◆ PROBLEM DETAILS
Repeat the entries that appear below, exactly as they are given.

==== INPUT ====

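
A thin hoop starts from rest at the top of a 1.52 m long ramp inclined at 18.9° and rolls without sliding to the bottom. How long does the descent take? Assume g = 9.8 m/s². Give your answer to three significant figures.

Here I = MR², so the shape factor k = I/(MR²) = 1.
Translational: Mg sinθ − f = Ma. Rotational about the CM: fR = Iα = kMRa, so f = kMa.
Hence a = g sinθ/(1+k) = 9.8×sin18.9°/2 = 1.587 m/s².
Starting from rest, L = ½at², so t = √(2L/a) = √(2×1.52/1.587) ≈ 1.38 s.

t ≈ 1.38 s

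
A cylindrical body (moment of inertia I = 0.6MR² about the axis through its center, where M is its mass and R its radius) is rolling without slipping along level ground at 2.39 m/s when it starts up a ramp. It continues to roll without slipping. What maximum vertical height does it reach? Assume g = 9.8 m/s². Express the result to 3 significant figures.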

====

◆ TASK RESPONSE
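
A thin hoop starts from rest at the top of a 1.52 m long ramp inclined at 18.9° and rolls without sliding to the bottom. How long does the descent take? Assume g = 9.8 m/s². Give your answer to three significant figures.

Here I = MR², so the shape factor k = I/(MR²) = 1.
Translational: Mg sinθ − f = Ma. Rotational about the CM: fR = Iα = kMRa, so f = kMa.
Hence a = g sinθ/(1+k) = 9.8×sin18.9°/2 = 1.587 m/s².
Starting from rest, L = ½at², so t = √(2L/a) = √(2×1.52/1.587) ≈ 1.38 s.

t ≈ 1.38 s

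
A cylindrical body (moment of inertia I = 0.6MR² about the axis through its center, where M is its mass and R its radius) is rolling without slipping along level ground at 2.39 m/s when it starts up a ramp. It continues to roll without slipping. What maximum vertical height does it reach? Assume g = 9.8 m/s². Express the result to 3 significant figures.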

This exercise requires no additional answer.